▶ **WORK ITEM**: Copy the data exactly. No line may be skipped.

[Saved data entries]
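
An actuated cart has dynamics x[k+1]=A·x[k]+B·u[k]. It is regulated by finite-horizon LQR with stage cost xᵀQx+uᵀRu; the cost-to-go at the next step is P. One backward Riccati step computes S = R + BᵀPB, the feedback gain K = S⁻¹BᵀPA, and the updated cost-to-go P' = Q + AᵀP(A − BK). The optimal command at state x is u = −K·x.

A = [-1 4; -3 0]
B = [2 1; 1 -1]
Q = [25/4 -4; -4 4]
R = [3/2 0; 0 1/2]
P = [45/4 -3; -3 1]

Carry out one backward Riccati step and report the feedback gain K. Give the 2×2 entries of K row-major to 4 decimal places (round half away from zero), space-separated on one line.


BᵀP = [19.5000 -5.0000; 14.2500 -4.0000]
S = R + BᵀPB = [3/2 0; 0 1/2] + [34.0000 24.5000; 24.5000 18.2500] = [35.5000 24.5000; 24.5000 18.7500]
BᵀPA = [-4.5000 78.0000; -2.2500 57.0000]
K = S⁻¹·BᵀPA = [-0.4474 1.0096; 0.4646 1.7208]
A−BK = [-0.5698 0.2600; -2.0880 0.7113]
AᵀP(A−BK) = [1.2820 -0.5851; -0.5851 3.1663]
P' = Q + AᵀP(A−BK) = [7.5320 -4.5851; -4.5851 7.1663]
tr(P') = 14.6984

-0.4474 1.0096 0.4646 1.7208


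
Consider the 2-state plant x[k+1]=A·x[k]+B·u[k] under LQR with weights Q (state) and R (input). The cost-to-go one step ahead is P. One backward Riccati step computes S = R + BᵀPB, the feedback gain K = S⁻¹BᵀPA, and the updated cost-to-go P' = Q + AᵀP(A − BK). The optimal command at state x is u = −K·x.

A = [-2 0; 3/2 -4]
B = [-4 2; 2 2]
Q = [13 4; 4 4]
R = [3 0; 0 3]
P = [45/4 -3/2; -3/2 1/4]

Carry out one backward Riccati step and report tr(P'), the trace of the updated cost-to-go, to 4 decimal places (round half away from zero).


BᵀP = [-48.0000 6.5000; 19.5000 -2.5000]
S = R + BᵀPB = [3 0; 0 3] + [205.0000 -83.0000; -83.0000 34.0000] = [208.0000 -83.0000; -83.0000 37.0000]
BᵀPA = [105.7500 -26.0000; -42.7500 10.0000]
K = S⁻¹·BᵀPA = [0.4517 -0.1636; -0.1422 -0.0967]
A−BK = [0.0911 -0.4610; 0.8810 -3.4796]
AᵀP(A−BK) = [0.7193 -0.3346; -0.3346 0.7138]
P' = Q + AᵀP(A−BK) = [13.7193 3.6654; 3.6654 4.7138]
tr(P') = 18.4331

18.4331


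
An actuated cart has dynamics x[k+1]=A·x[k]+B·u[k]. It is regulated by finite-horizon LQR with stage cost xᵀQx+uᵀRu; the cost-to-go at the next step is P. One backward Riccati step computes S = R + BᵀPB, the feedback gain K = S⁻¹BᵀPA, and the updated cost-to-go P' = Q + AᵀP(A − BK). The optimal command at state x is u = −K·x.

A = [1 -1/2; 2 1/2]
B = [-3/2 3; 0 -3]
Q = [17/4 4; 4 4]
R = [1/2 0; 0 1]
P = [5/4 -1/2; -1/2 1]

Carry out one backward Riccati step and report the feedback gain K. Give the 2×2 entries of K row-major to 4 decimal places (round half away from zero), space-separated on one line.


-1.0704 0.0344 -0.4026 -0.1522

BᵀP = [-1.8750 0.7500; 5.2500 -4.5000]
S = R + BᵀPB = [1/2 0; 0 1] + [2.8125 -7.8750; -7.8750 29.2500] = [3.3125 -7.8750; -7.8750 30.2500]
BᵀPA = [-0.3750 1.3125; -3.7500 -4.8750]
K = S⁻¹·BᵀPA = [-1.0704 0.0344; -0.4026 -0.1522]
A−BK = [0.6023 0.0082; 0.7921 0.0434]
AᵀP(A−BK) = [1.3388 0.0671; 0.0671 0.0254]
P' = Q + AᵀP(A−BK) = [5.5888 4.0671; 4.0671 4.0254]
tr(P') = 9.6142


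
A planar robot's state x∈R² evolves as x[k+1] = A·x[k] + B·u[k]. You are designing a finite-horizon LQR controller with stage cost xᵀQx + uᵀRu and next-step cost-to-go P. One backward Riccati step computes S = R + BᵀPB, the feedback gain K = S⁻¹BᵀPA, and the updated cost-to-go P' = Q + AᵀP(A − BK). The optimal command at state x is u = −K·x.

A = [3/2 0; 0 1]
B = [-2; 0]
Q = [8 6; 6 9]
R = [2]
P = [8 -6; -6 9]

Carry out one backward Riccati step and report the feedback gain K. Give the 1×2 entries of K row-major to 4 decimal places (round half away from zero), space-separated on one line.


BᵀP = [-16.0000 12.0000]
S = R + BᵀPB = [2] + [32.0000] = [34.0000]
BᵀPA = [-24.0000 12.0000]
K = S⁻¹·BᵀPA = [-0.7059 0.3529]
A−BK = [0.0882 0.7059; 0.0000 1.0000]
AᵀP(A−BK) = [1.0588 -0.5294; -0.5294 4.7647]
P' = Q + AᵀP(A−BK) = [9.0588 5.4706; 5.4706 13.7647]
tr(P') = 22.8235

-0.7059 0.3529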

▶ **SOLUTION**:
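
An actuated cart has dynamics x[k+1]=A·x[k]+B·u[k]. It is regulated by finite-horizon LQR with stage cost xᵀQx+uᵀRu; the cost-to-go at the next step is P. One backward Riccati step computes S = R + BᵀPB, the feedback gain K = S⁻¹BᵀPA, and the updated cost-to-go P' = Q + AᵀP(A − BK). The optimal command at state x is u = −K·x.

A = [-1 4; -3 0]
B = [2 1; 1 -1]
Q = [25/4 -4; -4 4]
R = [3/2 0; 0 1/2]
P = [45/4 -3; -3 1]

Carry out one backward Riccati step and report the feedback gain K. Give the 2×2 entries of K row-major to 4 decimal places (round half away from zero), space-separated on one line.


BᵀP = [19.5000 -5.0000; 14.2500 -4.0000]
S = R + BᵀPB = [3/2 0; 0 1/2] + [34.0000 24.5000; 24.5000 18.2500] = [35.5000 24.5000; 24.5000 18.7500]
BᵀPA = [-4.5000 78.0000; -2.2500 57.0000]
K = S⁻¹·BᵀPA = [-0.4474 1.0096; 0.4646 1.7208]
A−BK = [-0.5698 0.2600; -2.0880 0.7113]
AᵀP(A−BK) = [1.2820 -0.5851; -0.5851 3.1663]
P' = Q + AᵀP(A−BK) = [7.5320 -4.5851; -4.5851 7.1663]
tr(P') = 14.6984

-0.4474 1.0096 0.4646 1.7208


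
Consider the 2-state plant x[k+1]=A·x[k]+B·u[k] under LQR with weights Q (state) and R (input). The cost-to-go one step ahead is P. One backward Riccati step computes S = R + BᵀPB, the feedback gain K = S⁻¹BᵀPA, and the updated cost-to-go P' = Q + AᵀP(A − BK). The optimal command at state x is u = −K·x.

A = [-2 0; 3/2 -4]
B = [-4 2; 2 2]
Q = [13 4; 4 4]
R = [3 0; 0 3]
P = [45/4 -3/2; -3/2 1/4]

Carry out one backward Riccati step and report tr(P'), the trace of the updated cost-to-go, to 4 decimal places (round half away from zero).


BᵀP = [-48.0000 6.5000; 19.5000 -2.5000]
S = R + BᵀPB = [3 0; 0 3] + [205.0000 -83.0000; -83.0000 34.0000] = [208.0000 -83.0000; -83.0000 37.0000]
BᵀPA = [105.7500 -26.0000; -42.7500 10.0000]
K = S⁻¹·BᵀPA = [0.4517 -0.1636; -0.1422 -0.0967]
A−BK = [0.0911 -0.4610; 0.8810 -3.4796]
AᵀP(A−BK) = [0.7193 -0.3346; -0.3346 0.7138]
P' = Q + AᵀP(A−BK) = [13.7193 3.6654; 3.6654 4.7138]
tr(P') = 18.4331

18.4331


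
An actuated cart has dynamics x[k+1]=A·x[k]+B·u[k]. It is regulated by finite-horizon LQR with stage cost xᵀQx+uᵀRu; the cost-to-go at the next step is P. One backward Riccati step computes S = R + BᵀPB, the feedback gain K = S⁻¹BᵀPA, and the updated cost-to-go P' = Q + AᵀP(A − BK). The optimal command at state x is u = −K·x.

A = [1 -1/2; 2 1/2]
B = [-3/2 3; 0 -3]
Q = [17/4 4; 4 4]
R = [1/2 0; 0 1]
P = [5/4 -1/2; -1/2 1]

Carry out one backward Riccati step and report the feedback gain K. Give the 2×2 entries of K row-major to 4 decimal places (round half away from zero), space-separated on one line.


-1.0704 0.0344 -0.4026 -0.1522

BᵀP = [-1.8750 0.7500; 5.2500 -4.5000]
S = R + BᵀPB = [1/2 0; 0 1] + [2.8125 -7.8750; -7.8750 29.2500] = [3.3125 -7.8750; -7.8750 30.2500]
BᵀPA = [-0.3750 1.3125; -3.7500 -4.8750]
K = S⁻¹·BᵀPA = [-1.0704 0.0344; -0.4026 -0.1522]
A−BK = [0.6023 0.0082; 0.7921 0.0434]
AᵀP(A−BK) = [1.3388 0.0671; 0.0671 0.0254]
P' = Q + AᵀP(A−BK) = [5.5888 4.0671; 4.0671 4.0254]
tr(P') = 9.6142


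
A planar robot's state x∈R² evolves as x[k+1] = A·x[k] + B·u[k]. You are designing a finite-horizon LQR controller with stage cost xᵀQx + uᵀRu and next-step cost-to-go P. One backward Riccati step computes S = R + BᵀPB, the feedback gain K = S⁻¹BᵀPA, and the updated cost-to-go P' = Q + AᵀP(A − BK). The optimal command at state x is u = −K·x.

A = [3/2 0; 0 1]
B = [-2; 0]
Q = [8 6; 6 9]
R = [2]
P = [8 -6; -6 9]

Carry out one backward Riccati step and report the feedback gain K. Give the 1×2 entries of K row-major to 4 decimal places (round half away from zero), space-separated on one line.


BᵀP = [-16.0000 12.0000]
S = R + BᵀPB = [2] + [32.0000] = [34.0000]
BᵀPA = [-24.0000 12.0000]
K = S⁻¹·BᵀPA = [-0.7059 0.3529]
A−BK = [0.0882 0.7059; 0.0000 1.0000]
AᵀP(A−BK) = [1.0588 -0.5294; -0.5294 4.7647]
P' = Q + AᵀP(A−BK) = [9.0588 5.4706; 5.4706 13.7647]
tr(P') = 22.8235

-0.7059 0.3529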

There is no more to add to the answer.